■ Task prompt ■
Set down exactly the lines below between the line holding "(l - 3)*(l + 2)*(l" and the line holding "Iteratively Factor: j^3", inclusive; no other line belongs in the answer.

Dataset entries
*****

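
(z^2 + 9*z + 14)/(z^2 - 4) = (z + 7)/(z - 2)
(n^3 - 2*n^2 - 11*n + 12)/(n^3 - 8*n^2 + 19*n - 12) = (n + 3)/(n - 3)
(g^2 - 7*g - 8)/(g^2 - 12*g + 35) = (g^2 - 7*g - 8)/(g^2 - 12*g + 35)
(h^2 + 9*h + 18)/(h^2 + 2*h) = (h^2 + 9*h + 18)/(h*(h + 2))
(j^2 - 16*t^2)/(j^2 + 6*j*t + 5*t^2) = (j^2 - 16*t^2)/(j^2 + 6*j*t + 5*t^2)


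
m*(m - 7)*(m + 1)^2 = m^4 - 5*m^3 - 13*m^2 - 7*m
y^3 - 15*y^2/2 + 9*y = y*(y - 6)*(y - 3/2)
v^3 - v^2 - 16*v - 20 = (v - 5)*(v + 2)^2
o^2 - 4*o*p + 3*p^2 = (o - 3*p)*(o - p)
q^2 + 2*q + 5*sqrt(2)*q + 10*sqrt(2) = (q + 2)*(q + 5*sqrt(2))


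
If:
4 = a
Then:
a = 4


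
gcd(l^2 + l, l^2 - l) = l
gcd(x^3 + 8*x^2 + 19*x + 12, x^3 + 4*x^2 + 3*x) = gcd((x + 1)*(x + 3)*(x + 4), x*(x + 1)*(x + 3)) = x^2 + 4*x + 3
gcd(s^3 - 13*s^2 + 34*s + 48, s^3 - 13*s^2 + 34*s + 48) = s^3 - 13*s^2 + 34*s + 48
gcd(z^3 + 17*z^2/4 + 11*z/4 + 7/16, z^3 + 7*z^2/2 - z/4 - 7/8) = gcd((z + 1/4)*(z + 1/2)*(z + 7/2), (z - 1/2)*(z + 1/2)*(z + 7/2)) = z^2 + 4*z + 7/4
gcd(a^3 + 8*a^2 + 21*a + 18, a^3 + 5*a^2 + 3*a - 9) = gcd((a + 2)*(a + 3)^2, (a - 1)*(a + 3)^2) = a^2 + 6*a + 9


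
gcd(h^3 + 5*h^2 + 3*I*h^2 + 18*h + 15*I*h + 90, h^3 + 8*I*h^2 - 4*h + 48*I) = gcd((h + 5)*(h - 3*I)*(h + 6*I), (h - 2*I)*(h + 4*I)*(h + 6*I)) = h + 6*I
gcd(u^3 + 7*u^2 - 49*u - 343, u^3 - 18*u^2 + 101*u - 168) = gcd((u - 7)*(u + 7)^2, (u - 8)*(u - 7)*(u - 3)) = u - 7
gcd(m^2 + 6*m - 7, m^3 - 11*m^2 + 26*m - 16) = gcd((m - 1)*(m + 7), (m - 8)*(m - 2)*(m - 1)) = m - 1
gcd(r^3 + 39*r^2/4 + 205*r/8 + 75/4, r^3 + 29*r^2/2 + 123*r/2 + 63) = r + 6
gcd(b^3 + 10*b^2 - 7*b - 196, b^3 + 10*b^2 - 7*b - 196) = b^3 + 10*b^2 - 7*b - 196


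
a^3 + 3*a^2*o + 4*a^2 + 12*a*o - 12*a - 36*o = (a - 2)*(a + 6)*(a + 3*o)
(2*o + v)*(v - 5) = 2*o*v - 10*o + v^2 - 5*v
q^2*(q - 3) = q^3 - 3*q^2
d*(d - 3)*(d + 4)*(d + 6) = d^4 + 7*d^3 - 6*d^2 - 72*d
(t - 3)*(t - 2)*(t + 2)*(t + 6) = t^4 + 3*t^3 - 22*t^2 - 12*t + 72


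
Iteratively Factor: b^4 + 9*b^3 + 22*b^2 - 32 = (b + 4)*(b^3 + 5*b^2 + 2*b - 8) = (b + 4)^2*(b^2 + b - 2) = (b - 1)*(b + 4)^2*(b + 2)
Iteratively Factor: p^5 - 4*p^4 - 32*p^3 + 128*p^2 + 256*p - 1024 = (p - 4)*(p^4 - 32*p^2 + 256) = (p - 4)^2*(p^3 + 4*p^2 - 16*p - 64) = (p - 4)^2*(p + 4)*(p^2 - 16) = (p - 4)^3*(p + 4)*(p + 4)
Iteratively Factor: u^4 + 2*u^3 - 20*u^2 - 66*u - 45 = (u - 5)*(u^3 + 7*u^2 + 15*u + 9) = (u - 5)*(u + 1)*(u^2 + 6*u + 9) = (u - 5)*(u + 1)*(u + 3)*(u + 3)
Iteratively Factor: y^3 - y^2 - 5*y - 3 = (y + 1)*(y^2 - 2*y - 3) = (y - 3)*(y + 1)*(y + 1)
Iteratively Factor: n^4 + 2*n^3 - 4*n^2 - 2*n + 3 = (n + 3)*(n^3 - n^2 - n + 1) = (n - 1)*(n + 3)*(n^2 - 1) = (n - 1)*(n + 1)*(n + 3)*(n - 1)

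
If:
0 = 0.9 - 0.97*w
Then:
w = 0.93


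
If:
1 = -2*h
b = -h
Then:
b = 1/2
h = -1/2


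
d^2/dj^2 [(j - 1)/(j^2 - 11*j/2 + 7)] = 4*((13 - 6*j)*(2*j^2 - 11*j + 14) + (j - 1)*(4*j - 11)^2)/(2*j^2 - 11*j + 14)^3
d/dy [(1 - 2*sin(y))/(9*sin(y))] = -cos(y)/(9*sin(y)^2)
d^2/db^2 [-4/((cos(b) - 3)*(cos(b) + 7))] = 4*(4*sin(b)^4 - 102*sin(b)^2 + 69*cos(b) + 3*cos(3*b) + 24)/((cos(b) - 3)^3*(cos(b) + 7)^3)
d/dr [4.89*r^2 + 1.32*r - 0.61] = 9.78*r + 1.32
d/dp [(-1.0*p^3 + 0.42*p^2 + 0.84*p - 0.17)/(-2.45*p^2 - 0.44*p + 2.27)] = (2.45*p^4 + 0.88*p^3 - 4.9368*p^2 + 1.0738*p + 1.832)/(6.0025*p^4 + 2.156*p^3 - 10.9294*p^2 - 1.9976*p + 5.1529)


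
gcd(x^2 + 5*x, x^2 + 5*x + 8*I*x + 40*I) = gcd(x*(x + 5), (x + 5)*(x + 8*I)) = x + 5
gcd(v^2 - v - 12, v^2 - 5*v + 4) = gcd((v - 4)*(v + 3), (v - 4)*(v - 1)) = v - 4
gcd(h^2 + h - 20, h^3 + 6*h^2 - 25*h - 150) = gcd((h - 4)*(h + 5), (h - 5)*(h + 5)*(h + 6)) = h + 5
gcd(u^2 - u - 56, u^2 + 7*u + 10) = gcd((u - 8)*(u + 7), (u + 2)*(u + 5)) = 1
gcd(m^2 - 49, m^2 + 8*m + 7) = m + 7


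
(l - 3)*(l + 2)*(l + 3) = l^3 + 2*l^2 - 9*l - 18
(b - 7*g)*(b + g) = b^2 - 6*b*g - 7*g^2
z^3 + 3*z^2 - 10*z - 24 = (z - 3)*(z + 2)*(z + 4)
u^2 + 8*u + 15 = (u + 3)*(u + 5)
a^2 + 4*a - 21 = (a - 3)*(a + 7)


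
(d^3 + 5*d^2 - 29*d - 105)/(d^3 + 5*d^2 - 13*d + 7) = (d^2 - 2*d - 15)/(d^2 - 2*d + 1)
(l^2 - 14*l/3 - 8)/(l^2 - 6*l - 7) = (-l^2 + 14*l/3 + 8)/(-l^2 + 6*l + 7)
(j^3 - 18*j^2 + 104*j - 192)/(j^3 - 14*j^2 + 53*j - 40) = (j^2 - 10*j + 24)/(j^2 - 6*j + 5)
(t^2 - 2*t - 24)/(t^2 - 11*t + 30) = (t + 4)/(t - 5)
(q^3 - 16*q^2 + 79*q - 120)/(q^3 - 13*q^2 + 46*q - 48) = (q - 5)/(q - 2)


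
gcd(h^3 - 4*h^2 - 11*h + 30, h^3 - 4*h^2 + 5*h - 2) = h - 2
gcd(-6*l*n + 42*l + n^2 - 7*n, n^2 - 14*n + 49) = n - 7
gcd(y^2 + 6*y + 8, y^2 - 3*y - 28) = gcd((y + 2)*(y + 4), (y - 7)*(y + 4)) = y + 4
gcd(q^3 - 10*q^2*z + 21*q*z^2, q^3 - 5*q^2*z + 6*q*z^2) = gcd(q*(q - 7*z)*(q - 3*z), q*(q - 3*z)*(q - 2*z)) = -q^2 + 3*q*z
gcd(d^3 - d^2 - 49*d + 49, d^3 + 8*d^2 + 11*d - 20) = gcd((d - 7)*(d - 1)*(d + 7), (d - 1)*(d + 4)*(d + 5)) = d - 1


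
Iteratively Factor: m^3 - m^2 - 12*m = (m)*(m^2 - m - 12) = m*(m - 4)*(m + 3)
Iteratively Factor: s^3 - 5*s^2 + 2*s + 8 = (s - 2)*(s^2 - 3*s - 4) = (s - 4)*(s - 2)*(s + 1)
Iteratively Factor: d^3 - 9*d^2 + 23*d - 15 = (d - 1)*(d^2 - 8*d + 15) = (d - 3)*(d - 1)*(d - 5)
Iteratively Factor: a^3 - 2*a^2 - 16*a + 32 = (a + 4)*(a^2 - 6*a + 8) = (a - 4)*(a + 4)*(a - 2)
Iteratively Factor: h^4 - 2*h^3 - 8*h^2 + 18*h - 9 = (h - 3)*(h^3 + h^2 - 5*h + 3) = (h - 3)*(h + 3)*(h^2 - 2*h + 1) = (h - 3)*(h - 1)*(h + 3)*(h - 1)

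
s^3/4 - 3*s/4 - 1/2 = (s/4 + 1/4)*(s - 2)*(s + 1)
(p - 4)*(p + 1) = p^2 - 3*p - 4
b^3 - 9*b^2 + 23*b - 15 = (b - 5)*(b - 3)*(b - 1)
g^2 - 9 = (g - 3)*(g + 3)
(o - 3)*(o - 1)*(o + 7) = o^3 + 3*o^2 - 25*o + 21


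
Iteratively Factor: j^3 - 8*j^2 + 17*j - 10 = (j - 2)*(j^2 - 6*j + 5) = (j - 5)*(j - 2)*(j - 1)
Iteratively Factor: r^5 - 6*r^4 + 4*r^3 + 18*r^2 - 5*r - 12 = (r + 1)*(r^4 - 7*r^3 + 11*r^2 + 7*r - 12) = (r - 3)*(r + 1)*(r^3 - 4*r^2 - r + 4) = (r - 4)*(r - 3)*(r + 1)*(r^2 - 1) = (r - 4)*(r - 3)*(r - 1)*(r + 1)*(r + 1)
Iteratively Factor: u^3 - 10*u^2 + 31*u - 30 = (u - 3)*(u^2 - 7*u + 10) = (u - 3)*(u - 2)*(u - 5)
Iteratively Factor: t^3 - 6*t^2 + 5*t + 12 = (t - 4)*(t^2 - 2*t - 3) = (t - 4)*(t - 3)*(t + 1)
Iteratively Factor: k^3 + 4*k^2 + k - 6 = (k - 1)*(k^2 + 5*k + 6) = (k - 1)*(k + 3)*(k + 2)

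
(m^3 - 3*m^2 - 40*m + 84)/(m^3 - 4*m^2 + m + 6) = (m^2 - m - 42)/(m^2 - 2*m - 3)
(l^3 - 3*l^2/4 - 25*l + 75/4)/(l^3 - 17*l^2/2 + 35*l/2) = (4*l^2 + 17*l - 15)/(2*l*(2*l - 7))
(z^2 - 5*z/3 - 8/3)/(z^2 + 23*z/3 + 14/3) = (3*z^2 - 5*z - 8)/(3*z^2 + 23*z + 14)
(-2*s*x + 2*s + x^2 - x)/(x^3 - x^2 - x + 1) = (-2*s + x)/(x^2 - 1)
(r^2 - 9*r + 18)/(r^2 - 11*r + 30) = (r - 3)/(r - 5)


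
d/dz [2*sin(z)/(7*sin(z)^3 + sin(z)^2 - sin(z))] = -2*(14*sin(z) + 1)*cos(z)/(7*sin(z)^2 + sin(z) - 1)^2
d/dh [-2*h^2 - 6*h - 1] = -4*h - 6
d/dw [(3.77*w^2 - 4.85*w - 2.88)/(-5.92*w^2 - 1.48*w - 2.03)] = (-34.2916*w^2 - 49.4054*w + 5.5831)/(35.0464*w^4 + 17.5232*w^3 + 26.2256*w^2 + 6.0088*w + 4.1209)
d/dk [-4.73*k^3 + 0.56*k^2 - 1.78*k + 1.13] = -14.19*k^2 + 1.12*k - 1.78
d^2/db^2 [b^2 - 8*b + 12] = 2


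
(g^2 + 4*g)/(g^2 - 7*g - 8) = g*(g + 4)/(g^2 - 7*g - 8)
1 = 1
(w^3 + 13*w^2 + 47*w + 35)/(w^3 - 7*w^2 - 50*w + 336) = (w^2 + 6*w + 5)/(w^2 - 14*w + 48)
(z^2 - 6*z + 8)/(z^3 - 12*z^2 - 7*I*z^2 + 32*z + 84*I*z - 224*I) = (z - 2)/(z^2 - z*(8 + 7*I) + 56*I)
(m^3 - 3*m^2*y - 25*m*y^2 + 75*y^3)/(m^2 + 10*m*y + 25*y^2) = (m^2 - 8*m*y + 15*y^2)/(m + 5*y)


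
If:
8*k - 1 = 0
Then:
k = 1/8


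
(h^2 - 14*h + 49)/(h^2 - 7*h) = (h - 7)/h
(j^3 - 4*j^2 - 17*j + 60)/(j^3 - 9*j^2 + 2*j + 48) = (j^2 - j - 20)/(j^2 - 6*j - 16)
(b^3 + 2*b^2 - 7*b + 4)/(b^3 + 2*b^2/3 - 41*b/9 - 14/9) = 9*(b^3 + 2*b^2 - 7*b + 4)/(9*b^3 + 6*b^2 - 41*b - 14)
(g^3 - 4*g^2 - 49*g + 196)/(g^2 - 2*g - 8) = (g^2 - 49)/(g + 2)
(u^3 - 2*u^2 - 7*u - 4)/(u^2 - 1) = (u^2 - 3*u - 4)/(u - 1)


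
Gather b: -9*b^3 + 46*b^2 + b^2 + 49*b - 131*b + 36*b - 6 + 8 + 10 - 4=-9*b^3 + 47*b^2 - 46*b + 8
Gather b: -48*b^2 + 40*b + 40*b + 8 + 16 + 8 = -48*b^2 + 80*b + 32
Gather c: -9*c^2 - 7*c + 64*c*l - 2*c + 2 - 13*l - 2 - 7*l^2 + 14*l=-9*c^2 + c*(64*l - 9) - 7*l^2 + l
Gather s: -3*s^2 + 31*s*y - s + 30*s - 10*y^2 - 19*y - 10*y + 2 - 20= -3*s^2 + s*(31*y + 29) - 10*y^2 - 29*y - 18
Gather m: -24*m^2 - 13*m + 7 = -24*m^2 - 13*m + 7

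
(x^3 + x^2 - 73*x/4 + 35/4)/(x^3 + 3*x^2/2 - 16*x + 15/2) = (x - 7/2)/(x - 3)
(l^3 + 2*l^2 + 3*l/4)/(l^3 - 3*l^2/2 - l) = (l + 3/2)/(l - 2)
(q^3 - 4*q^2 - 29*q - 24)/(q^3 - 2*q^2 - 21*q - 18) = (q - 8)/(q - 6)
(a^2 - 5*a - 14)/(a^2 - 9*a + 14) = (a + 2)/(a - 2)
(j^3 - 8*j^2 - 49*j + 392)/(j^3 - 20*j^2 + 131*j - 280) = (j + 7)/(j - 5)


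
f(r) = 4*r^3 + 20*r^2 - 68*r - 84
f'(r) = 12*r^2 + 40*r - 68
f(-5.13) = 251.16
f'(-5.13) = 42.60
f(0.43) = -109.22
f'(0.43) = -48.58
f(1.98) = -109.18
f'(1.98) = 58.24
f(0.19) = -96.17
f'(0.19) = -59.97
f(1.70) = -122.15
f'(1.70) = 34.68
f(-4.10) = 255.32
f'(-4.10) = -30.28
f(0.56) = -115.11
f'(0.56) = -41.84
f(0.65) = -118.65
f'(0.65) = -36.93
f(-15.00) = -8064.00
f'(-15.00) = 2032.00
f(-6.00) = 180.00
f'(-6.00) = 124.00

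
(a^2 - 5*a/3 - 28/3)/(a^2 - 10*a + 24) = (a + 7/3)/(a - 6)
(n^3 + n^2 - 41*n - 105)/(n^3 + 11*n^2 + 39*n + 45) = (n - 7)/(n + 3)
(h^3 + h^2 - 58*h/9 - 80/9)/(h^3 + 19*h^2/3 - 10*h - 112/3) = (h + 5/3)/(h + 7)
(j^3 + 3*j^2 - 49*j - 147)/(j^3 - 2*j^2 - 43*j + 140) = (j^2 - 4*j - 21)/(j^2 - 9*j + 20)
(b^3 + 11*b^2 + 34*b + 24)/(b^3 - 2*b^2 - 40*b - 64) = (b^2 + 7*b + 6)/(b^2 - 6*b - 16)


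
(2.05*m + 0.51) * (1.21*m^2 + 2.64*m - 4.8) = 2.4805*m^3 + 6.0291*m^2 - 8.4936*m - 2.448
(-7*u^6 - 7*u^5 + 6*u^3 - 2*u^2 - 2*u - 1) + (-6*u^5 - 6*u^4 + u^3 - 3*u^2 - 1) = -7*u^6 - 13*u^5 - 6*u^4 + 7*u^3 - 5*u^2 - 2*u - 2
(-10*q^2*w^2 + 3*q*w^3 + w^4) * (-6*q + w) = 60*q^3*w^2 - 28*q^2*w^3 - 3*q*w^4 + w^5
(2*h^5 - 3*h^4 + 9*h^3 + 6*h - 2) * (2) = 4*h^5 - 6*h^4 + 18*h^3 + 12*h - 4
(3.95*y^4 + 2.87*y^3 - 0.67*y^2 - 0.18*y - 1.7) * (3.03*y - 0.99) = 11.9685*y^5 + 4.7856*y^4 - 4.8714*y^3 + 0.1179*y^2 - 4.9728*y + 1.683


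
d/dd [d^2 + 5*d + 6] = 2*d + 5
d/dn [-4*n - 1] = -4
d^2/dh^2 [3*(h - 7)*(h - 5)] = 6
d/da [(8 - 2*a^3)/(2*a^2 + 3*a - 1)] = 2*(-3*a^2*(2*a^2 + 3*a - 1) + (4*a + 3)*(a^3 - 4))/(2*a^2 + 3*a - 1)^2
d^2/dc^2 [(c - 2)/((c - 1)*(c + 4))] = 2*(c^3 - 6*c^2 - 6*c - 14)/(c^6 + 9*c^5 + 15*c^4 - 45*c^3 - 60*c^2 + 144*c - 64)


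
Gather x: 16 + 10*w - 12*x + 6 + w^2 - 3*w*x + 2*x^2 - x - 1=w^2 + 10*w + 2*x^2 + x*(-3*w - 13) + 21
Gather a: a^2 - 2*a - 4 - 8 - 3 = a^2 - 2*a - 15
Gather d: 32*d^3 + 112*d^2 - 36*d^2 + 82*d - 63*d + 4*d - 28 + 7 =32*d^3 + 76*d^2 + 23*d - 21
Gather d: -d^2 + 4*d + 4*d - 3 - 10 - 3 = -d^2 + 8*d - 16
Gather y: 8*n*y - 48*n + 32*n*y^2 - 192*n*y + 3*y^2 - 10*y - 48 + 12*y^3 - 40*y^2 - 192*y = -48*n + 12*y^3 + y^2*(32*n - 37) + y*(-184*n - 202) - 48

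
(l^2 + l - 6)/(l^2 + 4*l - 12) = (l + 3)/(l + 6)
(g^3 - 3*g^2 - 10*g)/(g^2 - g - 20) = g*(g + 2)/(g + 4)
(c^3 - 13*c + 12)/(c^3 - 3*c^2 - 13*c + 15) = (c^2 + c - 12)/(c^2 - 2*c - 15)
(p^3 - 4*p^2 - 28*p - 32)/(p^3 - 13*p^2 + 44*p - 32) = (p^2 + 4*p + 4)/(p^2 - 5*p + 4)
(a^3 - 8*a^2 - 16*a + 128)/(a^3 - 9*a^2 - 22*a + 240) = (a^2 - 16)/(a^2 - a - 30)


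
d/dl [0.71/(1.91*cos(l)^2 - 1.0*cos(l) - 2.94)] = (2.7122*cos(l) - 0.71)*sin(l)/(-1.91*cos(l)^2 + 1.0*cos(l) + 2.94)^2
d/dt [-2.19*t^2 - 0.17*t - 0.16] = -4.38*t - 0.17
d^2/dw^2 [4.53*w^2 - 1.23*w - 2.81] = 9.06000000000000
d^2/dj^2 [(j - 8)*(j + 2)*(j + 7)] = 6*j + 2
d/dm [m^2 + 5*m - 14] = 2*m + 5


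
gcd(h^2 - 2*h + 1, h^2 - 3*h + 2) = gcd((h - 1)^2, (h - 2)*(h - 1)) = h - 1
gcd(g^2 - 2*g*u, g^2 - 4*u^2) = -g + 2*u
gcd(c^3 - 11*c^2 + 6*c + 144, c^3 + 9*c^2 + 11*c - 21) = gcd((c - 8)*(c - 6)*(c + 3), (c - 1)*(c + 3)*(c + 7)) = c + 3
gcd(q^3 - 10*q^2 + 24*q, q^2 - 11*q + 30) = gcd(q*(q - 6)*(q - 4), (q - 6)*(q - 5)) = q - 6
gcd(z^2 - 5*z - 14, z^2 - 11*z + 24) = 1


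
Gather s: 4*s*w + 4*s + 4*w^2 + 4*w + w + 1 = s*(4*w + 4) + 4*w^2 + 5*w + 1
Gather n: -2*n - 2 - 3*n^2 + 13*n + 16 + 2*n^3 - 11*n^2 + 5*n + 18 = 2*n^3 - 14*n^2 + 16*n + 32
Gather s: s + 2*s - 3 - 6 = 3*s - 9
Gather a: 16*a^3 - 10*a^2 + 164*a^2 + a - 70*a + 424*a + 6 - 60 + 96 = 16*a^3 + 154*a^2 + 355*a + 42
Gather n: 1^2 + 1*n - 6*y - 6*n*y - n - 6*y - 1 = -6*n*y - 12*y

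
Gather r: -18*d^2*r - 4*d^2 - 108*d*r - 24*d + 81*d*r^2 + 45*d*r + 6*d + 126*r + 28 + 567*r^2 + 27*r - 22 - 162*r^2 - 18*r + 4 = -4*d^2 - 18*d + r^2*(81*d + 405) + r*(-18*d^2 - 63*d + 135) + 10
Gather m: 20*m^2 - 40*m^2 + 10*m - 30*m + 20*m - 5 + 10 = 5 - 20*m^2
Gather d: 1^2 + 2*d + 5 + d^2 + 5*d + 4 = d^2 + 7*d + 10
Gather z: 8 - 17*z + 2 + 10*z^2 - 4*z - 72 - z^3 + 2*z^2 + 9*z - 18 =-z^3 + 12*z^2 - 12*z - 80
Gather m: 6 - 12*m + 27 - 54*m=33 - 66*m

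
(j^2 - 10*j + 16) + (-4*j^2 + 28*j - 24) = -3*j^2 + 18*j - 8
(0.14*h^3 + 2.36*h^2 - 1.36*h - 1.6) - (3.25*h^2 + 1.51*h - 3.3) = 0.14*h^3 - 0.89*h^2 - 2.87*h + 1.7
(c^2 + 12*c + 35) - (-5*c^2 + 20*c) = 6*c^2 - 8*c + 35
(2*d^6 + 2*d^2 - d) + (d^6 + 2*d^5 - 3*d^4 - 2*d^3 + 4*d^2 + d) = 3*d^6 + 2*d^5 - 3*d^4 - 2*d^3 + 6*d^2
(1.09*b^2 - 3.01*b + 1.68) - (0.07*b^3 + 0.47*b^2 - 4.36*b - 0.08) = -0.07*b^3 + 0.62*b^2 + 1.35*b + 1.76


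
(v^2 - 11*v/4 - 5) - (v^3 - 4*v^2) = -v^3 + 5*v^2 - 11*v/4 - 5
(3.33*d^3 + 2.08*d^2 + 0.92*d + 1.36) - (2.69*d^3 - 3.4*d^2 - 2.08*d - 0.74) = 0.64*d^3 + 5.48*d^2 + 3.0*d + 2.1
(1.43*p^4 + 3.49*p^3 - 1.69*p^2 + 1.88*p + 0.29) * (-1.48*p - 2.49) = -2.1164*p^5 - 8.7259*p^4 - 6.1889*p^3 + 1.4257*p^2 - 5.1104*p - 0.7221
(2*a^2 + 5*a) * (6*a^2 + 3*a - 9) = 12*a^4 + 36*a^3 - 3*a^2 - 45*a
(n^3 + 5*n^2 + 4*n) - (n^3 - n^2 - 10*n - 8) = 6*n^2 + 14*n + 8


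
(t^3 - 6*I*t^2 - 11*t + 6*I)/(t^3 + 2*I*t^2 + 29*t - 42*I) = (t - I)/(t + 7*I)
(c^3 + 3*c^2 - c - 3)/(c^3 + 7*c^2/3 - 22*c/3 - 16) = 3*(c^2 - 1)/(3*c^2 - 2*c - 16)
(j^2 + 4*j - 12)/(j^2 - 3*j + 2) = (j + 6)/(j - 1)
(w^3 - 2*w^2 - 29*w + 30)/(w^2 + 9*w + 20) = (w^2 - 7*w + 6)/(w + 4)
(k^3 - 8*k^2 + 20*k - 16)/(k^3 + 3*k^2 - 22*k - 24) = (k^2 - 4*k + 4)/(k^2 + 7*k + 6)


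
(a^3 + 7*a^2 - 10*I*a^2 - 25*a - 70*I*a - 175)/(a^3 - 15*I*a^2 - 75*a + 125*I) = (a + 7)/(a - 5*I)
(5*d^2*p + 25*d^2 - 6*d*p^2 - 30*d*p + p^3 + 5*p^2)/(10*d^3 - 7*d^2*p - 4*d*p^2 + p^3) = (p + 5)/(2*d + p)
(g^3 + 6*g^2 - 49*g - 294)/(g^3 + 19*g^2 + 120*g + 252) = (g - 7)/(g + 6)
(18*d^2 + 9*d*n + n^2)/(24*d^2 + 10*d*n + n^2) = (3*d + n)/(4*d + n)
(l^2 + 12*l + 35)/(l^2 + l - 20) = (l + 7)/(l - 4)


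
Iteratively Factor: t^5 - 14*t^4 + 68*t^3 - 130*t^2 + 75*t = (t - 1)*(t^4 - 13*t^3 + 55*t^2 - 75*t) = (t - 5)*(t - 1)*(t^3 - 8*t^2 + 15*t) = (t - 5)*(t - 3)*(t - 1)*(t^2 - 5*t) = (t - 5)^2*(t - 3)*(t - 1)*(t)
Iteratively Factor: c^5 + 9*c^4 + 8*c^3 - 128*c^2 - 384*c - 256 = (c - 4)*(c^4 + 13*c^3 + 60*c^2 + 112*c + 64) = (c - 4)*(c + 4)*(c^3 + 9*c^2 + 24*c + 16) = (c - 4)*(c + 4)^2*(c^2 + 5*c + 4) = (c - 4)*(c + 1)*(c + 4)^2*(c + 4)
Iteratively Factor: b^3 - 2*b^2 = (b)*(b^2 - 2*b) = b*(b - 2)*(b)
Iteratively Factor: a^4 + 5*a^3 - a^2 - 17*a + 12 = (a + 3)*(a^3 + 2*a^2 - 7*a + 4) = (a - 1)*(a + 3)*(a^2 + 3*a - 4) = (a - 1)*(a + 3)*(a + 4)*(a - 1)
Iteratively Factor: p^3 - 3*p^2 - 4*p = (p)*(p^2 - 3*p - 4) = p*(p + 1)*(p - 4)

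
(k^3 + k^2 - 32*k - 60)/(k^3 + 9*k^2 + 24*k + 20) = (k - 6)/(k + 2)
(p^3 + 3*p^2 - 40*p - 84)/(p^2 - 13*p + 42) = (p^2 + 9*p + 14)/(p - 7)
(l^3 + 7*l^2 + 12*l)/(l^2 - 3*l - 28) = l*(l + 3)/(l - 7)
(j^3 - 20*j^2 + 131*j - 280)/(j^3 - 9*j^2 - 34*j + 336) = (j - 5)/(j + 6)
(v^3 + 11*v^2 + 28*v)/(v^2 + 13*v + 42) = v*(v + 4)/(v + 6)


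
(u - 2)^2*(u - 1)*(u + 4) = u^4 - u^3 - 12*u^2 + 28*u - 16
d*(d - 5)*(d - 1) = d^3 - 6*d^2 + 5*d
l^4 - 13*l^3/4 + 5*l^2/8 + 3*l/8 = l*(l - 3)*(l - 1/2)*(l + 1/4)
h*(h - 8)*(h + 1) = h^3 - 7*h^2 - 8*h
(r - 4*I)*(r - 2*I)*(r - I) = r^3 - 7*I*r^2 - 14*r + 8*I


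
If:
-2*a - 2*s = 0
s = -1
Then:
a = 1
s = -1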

*****

■ Written response ■
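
(l - 3)*(l + 2)*(l + 3) = l^3 + 2*l^2 - 9*l - 18
(b - 7*g)*(b + g) = b^2 - 6*b*g - 7*g^2
z^3 + 3*z^2 - 10*z - 24 = (z - 3)*(z + 2)*(z + 4)
u^2 + 8*u + 15 = (u + 3)*(u + 5)
a^2 + 4*a - 21 = (a - 3)*(a + 7)


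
(d^3 + 5*d^2 - 29*d - 105)/(d^3 + 5*d^2 - 13*d + 7) = (d^2 - 2*d - 15)/(d^2 - 2*d + 1)
(l^2 - 14*l/3 - 8)/(l^2 - 6*l - 7) = (-l^2 + 14*l/3 + 8)/(-l^2 + 6*l + 7)
(j^3 - 18*j^2 + 104*j - 192)/(j^3 - 14*j^2 + 53*j - 40) = (j^2 - 10*j + 24)/(j^2 - 6*j + 5)
(t^2 - 2*t - 24)/(t^2 - 11*t + 30) = (t + 4)/(t - 5)
(q^3 - 16*q^2 + 79*q - 120)/(q^3 - 13*q^2 + 46*q - 48) = (q - 5)/(q - 2)


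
gcd(h^3 - 4*h^2 - 11*h + 30, h^3 - 4*h^2 + 5*h - 2) = h - 2
gcd(-6*l*n + 42*l + n^2 - 7*n, n^2 - 14*n + 49) = n - 7
gcd(y^2 + 6*y + 8, y^2 - 3*y - 28) = gcd((y + 2)*(y + 4), (y - 7)*(y + 4)) = y + 4
gcd(q^3 - 10*q^2*z + 21*q*z^2, q^3 - 5*q^2*z + 6*q*z^2) = gcd(q*(q - 7*z)*(q - 3*z), q*(q - 3*z)*(q - 2*z)) = -q^2 + 3*q*z
gcd(d^3 - d^2 - 49*d + 49, d^3 + 8*d^2 + 11*d - 20) = gcd((d - 7)*(d - 1)*(d + 7), (d - 1)*(d + 4)*(d + 5)) = d - 1


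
Iteratively Factor: m^3 - m^2 - 12*m = (m)*(m^2 - m - 12) = m*(m - 4)*(m + 3)
Iteratively Factor: s^3 - 5*s^2 + 2*s + 8 = (s - 2)*(s^2 - 3*s - 4) = (s - 4)*(s - 2)*(s + 1)
Iteratively Factor: d^3 - 9*d^2 + 23*d - 15 = (d - 1)*(d^2 - 8*d + 15) = (d - 3)*(d - 1)*(d - 5)
Iteratively Factor: a^3 - 2*a^2 - 16*a + 32 = (a + 4)*(a^2 - 6*a + 8) = (a - 4)*(a + 4)*(a - 2)
Iteratively Factor: h^4 - 2*h^3 - 8*h^2 + 18*h - 9 = (h - 3)*(h^3 + h^2 - 5*h + 3) = (h - 3)*(h + 3)*(h^2 - 2*h + 1) = (h - 3)*(h - 1)*(h + 3)*(h - 1)

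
s^3/4 - 3*s/4 - 1/2 = (s/4 + 1/4)*(s - 2)*(s + 1)
(p - 4)*(p + 1) = p^2 - 3*p - 4
b^3 - 9*b^2 + 23*b - 15 = (b - 5)*(b - 3)*(b - 1)
g^2 - 9 = (g - 3)*(g + 3)
(o - 3)*(o - 1)*(o + 7) = o^3 + 3*o^2 - 25*o + 21


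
Iteratively Factor: j^3 - 8*j^2 + 17*j - 10 = (j - 2)*(j^2 - 6*j + 5) = (j - 5)*(j - 2)*(j - 1)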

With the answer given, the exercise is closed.